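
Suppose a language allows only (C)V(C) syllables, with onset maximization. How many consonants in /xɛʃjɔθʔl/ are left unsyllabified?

2

Under (C)V(C), the unsyllabifiable consonants are /ʔ/, /l/ (at most one coda consonant is licensed; onsets are limited to one consonant).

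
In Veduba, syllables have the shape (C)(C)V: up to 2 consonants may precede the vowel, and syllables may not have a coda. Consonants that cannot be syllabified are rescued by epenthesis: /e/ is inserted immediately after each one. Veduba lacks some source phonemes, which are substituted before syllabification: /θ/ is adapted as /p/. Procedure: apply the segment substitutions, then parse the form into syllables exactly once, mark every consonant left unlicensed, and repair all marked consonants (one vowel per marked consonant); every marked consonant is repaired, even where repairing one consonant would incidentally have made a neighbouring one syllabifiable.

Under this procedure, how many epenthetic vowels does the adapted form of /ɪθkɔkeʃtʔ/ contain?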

_EXERCISE_
Give every record again, exactly as it appears.

_YOUR RESPONSE_
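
Suppose a language allows only (C)V(C) syllables, with onset maximization. How many consonants in /xɛʃjɔθʔl/ are left unsyllabified?

2

Under (C)V(C), the unsyllabifiable consonants are /ʔ/, /l/ (at most one coda consonant is licensed; onsets are limited to one consonant).

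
In Veduba, syllables have the shape (C)(C)V: up to 2 consonants may precede the vowel, and syllables may not have a coda. Consonants that cannot be syllabified are rescued by epenthesis: /e/ is inserted immediately after each one. Veduba lacks some source phonemes, which are substituted before syllabification: /θ/ is adapted as /p/. Procedure: apply the segment substitutions, then parse the form into syllables exactly once, mark every consonant left unlicensed, and repair all marked consonants (one vowel per marked consonant); every marked consonant is repaired, even where repairing one consonant would incidentally have made a neighbouring one syllabifiable.

Under this procedure, how many epenthetic vowels does the adapted form of /ɪθkɔkeʃtʔ/ contain?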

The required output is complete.